- ENTRIES SHOWN:
· · · ·
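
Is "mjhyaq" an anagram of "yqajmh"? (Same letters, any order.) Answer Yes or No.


String 1: 'yqajmh' -> sorted: 'ahjmqy'
String 2: 'mjhyaq' -> sorted: 'ahjmqy'
Compare sorted forms: 'ahjmqy' == 'ahjmqy'
Anagram: Yes


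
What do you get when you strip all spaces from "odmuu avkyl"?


Input string: 'odmuu avkyl'
Operation: remove all spaces
Words: 'odmuu', 'avkyl'
Join without spaces: odmuuavkyl


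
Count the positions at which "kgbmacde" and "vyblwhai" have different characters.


String 1: 'kgbmacde'
String 2: 'vyblwhai'
Compare each position: pos 0: 'k'!='v', pos 1: 'g'!='y', pos 2: 'b'=='b', pos 3: 'm'!='l', pos 4: 'a'!='w', pos 5: 'c'!='h', pos 6: 'd'!='a', pos 7: 'e'!='i'
Differing positions: 7
Hamming distance: 7


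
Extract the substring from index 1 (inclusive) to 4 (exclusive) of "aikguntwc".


Input string: 'aikguntwc'
Operation: slice [1:4]
Extract characters: s[1]='i', s[2]='k', s[3]='g'
Result: ikg


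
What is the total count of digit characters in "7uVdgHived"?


Input string: '7uVdgHived'
Operation: count digit characters (0-9)
Scan: '7'(digit), 'u', 'V', 'd', 'g', 'H', 'i', 'v', 'e', 'd'
Digits found: 1
Result: 1


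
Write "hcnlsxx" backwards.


Input string: 'hcnlsxx'
Operation: reverse character order
Original order: 'h' -> 'c' -> 'n' -> 'l' -> 's' -> 'x' -> 'x'
Reversed order: 'x' -> 'x' -> 's' -> 'l' -> 'n' -> 'c' -> 'h'
Result: xxslnch


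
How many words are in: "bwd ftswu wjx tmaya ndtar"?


Input string: 'bwd ftswu wjx tmaya ndtar'
Operation: split by spaces
Words found: 'bwd', 'ftswu', 'wjx', 'tmaya', 'ndtar'
Word count: 5


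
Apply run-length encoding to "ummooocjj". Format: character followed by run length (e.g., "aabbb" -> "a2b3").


Input: 'ummooocjj'
Operation: identify consecutive runs
Runs: 'u' -> u1, 'mm' -> m2, 'ooo' -> o3, 'c' -> c1, 'jj' -> j2
Encoded: u1m2o3c1j2


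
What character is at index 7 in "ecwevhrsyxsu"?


Input string: 'ecwevhrsyxsu'
Operation: get character at index 7
Index mapping: s[0]='e', s[1]='c', s[2]='w', s[3]='e', s[4]='v', s[5]='h', s[6]='r', s[7]='s'
Result: 's'


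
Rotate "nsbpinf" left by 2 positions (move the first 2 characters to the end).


Input: 'nsbpinf', shift = 2
Operation: split at index 2 and swap parts
Front part s[0:2] = 'ns'
Back part s[2:] = 'bpinf'
Rotated = back + front = 'bpinf' + 'ns'
Result: bpinfns


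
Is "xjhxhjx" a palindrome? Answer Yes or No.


Input string: 'xjhxhjx'
Reversed: 'xjhxhjx'
Compare pairs: s[0]='x' vs s[6]='x' (match), s[1]='j' vs s[5]='j' (match), s[2]='h' vs s[4]='h' (match)
Palindrome: Yes


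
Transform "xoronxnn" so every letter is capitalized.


Input string: 'xoronxnn'
Operation: convert each letter to uppercase
Mapping: 'x'->'X', 'o'->'O', 'r'->'R', 'o'->'O', 'n'->'N', 'x'->'X', 'n'->'N', 'n'->'N'
Result: XORONXNN


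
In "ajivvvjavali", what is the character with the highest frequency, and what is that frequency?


Input: 'ajivvvjavali'
Operation: tally each character
Counts: 'a':3, 'i':2, 'j':2, 'l':1, 'v':4
Maximum: 'v' appears 4 times


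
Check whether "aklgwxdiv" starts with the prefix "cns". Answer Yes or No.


Input string: 'aklgwxdiv'
Prefix to check: 'cns'
First 3 characters of input: 'akl'
Match: False
Result: No


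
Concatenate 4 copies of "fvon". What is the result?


Input string: 'fvon'
Operation: repeat 4 times
Concatenation: 'fvon' + 'fvon' + 'fvon' + 'fvon'
Result: fvonfvonfvonfvon


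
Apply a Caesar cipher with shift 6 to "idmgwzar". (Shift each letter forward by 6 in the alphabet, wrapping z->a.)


Input: 'idmgwzar', shift = 6
Operation: for each letter, (position + 6) mod 26
Mapping: 'i'(8+6=14)->'o', 'd'(3+6=9)->'j', 'm'(12+6=18)->'s', 'g'(6+6=12)->'m', 'w'(22+6=28, 28 mod 26=2)->'c', 'z'(25+6=31, 31 mod 26=5)->'f', 'a'(0+6=6)->'g', 'r'(17+6=23)->'x'
Result: ojsmcfgx


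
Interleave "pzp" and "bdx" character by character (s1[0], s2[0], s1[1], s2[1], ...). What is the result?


String 1: 'pzp'
String 2: 'bdx'
Operation: alternate characters
Pairs: 'p'+'b', 'z'+'d', 'p'+'x'
Result: pbzdpx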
· · · ·
Copy out the records above exactly.

- YOUR RESPONSE:
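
Is "mjhyaq" an anagram of "yqajmh"? (Same letters, any order.) Answer Yes or No.


String 1: 'yqajmh' -> sorted: 'ahjmqy'
String 2: 'mjhyaq' -> sorted: 'ahjmqy'
Compare sorted forms: 'ahjmqy' == 'ahjmqy'
Anagram: Yes


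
What do you get when you strip all spaces from "odmuu avkyl"?


Input string: 'odmuu avkyl'
Operation: remove all spaces
Words: 'odmuu', 'avkyl'
Join without spaces: odmuuavkyl


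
Count the positions at which "kgbmacde" and "vyblwhai" have different characters.


String 1: 'kgbmacde'
String 2: 'vyblwhai'
Compare each position: pos 0: 'k'!='v', pos 1: 'g'!='y', pos 2: 'b'=='b', pos 3: 'm'!='l', pos 4: 'a'!='w', pos 5: 'c'!='h', pos 6: 'd'!='a', pos 7: 'e'!='i'
Differing positions: 7
Hamming distance: 7


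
Extract the substring from index 1 (inclusive) to 4 (exclusive) of "aikguntwc".


Input string: 'aikguntwc'
Operation: slice [1:4]
Extract characters: s[1]='i', s[2]='k', s[3]='g'
Result: ikg


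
What is the total count of digit characters in "7uVdgHived"?


Input string: '7uVdgHived'
Operation: count digit characters (0-9)
Scan: '7'(digit), 'u', 'V', 'd', 'g', 'H', 'i', 'v', 'e', 'd'
Digits found: 1
Result: 1


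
Write "hcnlsxx" backwards.


Input string: 'hcnlsxx'
Operation: reverse character order
Original order: 'h' -> 'c' -> 'n' -> 'l' -> 's' -> 'x' -> 'x'
Reversed order: 'x' -> 'x' -> 's' -> 'l' -> 'n' -> 'c' -> 'h'
Result: xxslnch


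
How many words are in: "bwd ftswu wjx tmaya ndtar"?


Input string: 'bwd ftswu wjx tmaya ndtar'
Operation: split by spaces
Words found: 'bwd', 'ftswu', 'wjx', 'tmaya', 'ndtar'
Word count: 5


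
Apply run-length encoding to "ummooocjj". Format: character followed by run length (e.g., "aabbb" -> "a2b3").


Input: 'ummooocjj'
Operation: identify consecutive runs
Runs: 'u' -> u1, 'mm' -> m2, 'ooo' -> o3, 'c' -> c1, 'jj' -> j2
Encoded: u1m2o3c1j2


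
What character is at index 7 in "ecwevhrsyxsu"?


Input string: 'ecwevhrsyxsu'
Operation: get character at index 7
Index mapping: s[0]='e', s[1]='c', s[2]='w', s[3]='e', s[4]='v', s[5]='h', s[6]='r', s[7]='s'
Result: 's'


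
Rotate "nsbpinf" left by 2 positions (move the first 2 characters to the end).


Input: 'nsbpinf', shift = 2
Operation: split at index 2 and swap parts
Front part s[0:2] = 'ns'
Back part s[2:] = 'bpinf'
Rotated = back + front = 'bpinf' + 'ns'
Result: bpinfns


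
Is "xjhxhjx" a palindrome? Answer Yes or No.


Input string: 'xjhxhjx'
Reversed: 'xjhxhjx'
Compare pairs: s[0]='x' vs s[6]='x' (match), s[1]='j' vs s[5]='j' (match), s[2]='h' vs s[4]='h' (match)
Palindrome: Yes


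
Transform "xoronxnn" so every letter is capitalized.


Input string: 'xoronxnn'
Operation: convert each letter to uppercase
Mapping: 'x'->'X', 'o'->'O', 'r'->'R', 'o'->'O', 'n'->'N', 'x'->'X', 'n'->'N', 'n'->'N'
Result: XORONXNN


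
In "ajivvvjavali", what is the character with the highest frequency, and what is that frequency?


Input: 'ajivvvjavali'
Operation: tally each character
Counts: 'a':3, 'i':2, 'j':2, 'l':1, 'v':4
Maximum: 'v' appears 4 times


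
Check whether "aklgwxdiv" starts with the prefix "cns". Answer Yes or No.


Input string: 'aklgwxdiv'
Prefix to check: 'cns'
First 3 characters of input: 'akl'
Match: False
Result: No


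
Concatenate 4 copies of "fvon". What is the result?


Input string: 'fvon'
Operation: repeat 4 times
Concatenation: 'fvon' + 'fvon' + 'fvon' + 'fvon'
Result: fvonfvonfvonfvon


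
Apply a Caesar cipher with shift 6 to "idmgwzar". (Shift each letter forward by 6 in the alphabet, wrapping z->a.)


Input: 'idmgwzar', shift = 6
Operation: for each letter, (position + 6) mod 26
Mapping: 'i'(8+6=14)->'o', 'd'(3+6=9)->'j', 'm'(12+6=18)->'s', 'g'(6+6=12)->'m', 'w'(22+6=28, 28 mod 26=2)->'c', 'z'(25+6=31, 31 mod 26=5)->'f', 'a'(0+6=6)->'g', 'r'(17+6=23)->'x'
Result: ojsmcfgx


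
Interleave "pzp" and "bdx" character by character (s1[0], s2[0], s1[1], s2[1], ...). What is the result?


String 1: 'pzp'
String 2: 'bdx'
Operation: alternate characters
Pairs: 'p'+'b', 'z'+'d', 'p'+'x'
Result: pbzdpx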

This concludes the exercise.